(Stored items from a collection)

▬▬▬

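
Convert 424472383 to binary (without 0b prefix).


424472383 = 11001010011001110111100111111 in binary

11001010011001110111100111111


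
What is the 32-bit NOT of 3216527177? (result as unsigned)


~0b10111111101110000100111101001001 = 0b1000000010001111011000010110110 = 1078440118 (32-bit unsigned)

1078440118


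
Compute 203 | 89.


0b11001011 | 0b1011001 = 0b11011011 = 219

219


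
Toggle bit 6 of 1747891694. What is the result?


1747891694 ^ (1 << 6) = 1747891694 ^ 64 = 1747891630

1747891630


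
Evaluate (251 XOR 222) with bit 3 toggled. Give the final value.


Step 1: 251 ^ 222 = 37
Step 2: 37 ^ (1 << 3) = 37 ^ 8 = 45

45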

▬▬▬

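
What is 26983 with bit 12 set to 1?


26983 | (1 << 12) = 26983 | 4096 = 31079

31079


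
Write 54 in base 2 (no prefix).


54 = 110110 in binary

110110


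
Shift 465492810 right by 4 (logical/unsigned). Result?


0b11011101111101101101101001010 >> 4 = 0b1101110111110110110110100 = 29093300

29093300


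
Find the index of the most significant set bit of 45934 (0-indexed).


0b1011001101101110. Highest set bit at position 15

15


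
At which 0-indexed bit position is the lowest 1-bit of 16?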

▬▬▬

| Task directions |
Could you restate word for word the lines above, from the one that contains "What is 26983 with bit 12 set to 1?" through the one that contains "At which 0-indexed", and no others?

| Response area |
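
What is 26983 with bit 12 set to 1?


26983 | (1 << 12) = 26983 | 4096 = 31079

31079


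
Write 54 in base 2 (no prefix).


54 = 110110 in binary

110110


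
Shift 465492810 right by 4 (logical/unsigned). Result?


0b11011101111101101101101001010 >> 4 = 0b1101110111110110110110100 = 29093300

29093300


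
Find the index of the most significant set bit of 45934 (0-indexed).


0b1011001101101110. Highest set bit at position 15

15


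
At which 0-indexed bit position is the lowest 1-bit of 16?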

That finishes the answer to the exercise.